Information shown Block Start

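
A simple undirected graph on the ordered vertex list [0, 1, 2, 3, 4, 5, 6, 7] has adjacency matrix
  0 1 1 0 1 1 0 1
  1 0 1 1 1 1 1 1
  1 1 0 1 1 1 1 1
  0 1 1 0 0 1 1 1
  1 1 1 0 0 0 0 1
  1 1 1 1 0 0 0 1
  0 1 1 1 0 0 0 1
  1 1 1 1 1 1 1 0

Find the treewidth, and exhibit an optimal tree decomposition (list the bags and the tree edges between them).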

Information shown Block End

* **Your goal**:
Report all lines of the data that include the word "list".

* **Response box**:
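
A simple undirected graph on the ordered vertex list [0, 1, 2, 3, 4, 5, 6, 7] has adjacency matrix
Find the treewidth, and exhibit an optimal tree decomposition (list the bags and the tree edges between them).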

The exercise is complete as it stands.